BEGIN

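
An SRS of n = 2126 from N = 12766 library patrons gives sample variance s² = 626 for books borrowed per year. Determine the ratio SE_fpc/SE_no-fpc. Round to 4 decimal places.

f = n/N = 2126/12766 = 0.16653611.
SE_no-fpc = √(s²/n) = 0.54263217; SE_fpc = √((1−f)s²/n) = 0.49539193.
Ratio = √(1−f) = 0.91294243.

0.9129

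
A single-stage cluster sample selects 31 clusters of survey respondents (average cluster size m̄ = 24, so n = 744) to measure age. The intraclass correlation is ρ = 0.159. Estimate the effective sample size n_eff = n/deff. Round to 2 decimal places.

deff = 1 + (24 − 1)·0.159 = 1 + 3.657 = 4.657.
n_eff = 744 / 4.657 = 159.76.

159.76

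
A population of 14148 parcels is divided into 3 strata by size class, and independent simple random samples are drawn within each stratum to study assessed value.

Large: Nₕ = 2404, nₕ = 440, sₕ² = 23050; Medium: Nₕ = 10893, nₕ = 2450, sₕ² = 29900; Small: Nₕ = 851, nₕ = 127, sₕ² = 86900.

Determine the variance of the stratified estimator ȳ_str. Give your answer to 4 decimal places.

Var(ȳ_str) = Σₕ Wₕ²(1 − fₕ)sₕ²/nₕ with Wₕ = Nₕ/N, N = 14148.
Large: Wₕ = 0.16991801; term = 0.16991801²·(1 − 0.18302829)·23050/440 = 1.2356745.
Medium: Wₕ = 0.76993215; term = 0.76993215²·(1 − 0.22491508)·29900/2450 = 5.607371.
Small: Wₕ = 0.06014984; term = 0.06014984²·(1 − 0.14923619)·86900/127 = 2.1061732.
Sum = 8.9492187.

8.9492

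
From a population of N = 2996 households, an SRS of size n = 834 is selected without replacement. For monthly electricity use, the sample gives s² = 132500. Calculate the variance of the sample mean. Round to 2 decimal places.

Under SRS without replacement, Var(ȳ) = (1 − f)·s²/n with f = n/N = 834/2996 = 0.27837116.
Var(ȳ) = (1 − 0.27837116)·132500/834 = 0.72162884·158.8729 = 114.64727.

114.65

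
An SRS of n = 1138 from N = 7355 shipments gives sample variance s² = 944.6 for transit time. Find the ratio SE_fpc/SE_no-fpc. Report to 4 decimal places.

0.9194

f = n/N = 1138/7355 = 0.15472468.
SE_no-fpc = √(s²/n) = 0.91107229; SE_fpc = √((1−f)s²/n) = 0.83762944.
Ratio = √(1−f) = 0.91938856.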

END

> What the exercise asks
Retype the entries one by one, exactly.

> Solution to this task
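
An SRS of n = 2126 from N = 12766 library patrons gives sample variance s² = 626 for books borrowed per year. Determine the ratio SE_fpc/SE_no-fpc. Round to 4 decimal places.

f = n/N = 2126/12766 = 0.16653611.
SE_no-fpc = √(s²/n) = 0.54263217; SE_fpc = √((1−f)s²/n) = 0.49539193.
Ratio = √(1−f) = 0.91294243.

0.9129

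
A single-stage cluster sample selects 31 clusters of survey respondents (average cluster size m̄ = 24, so n = 744) to measure age. The intraclass correlation is ρ = 0.159. Estimate the effective sample size n_eff = n/deff. Round to 2 decimal places.

deff = 1 + (24 − 1)·0.159 = 1 + 3.657 = 4.657.
n_eff = 744 / 4.657 = 159.76.

159.76

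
A population of 14148 parcels is divided into 3 strata by size class, and independent simple random samples are drawn within each stratum to study assessed value.

Large: Nₕ = 2404, nₕ = 440, sₕ² = 23050; Medium: Nₕ = 10893, nₕ = 2450, sₕ² = 29900; Small: Nₕ = 851, nₕ = 127, sₕ² = 86900.

Determine the variance of the stratified estimator ȳ_str. Give your answer to 4 decimal places.

Var(ȳ_str) = Σₕ Wₕ²(1 − fₕ)sₕ²/nₕ with Wₕ = Nₕ/N, N = 14148.
Large: Wₕ = 0.16991801; term = 0.16991801²·(1 − 0.18302829)·23050/440 = 1.2356745.
Medium: Wₕ = 0.76993215; term = 0.76993215²·(1 − 0.22491508)·29900/2450 = 5.607371.
Small: Wₕ = 0.06014984; term = 0.06014984²·(1 − 0.14923619)·86900/127 = 2.1061732.
Sum = 8.9492187.

8.9492

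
From a population of N = 2996 households, an SRS of size n = 834 is selected without replacement. For monthly electricity use, the sample gives s² = 132500. Calculate the variance of the sample mean. Round to 2 decimal places.

Under SRS without replacement, Var(ȳ) = (1 − f)·s²/n with f = n/N = 834/2996 = 0.27837116.
Var(ȳ) = (1 − 0.27837116)·132500/834 = 0.72162884·158.8729 = 114.64727.

114.65

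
An SRS of n = 1138 from N = 7355 shipments gives sample variance s² = 944.6 for transit time. Find the ratio SE_fpc/SE_no-fpc. Report to 4 decimal places.

0.9194

f = n/N = 1138/7355 = 0.15472468.
SE_no-fpc = √(s²/n) = 0.91107229; SE_fpc = √((1−f)s²/n) = 0.83762944.
Ratio = √(1−f) = 0.91938856.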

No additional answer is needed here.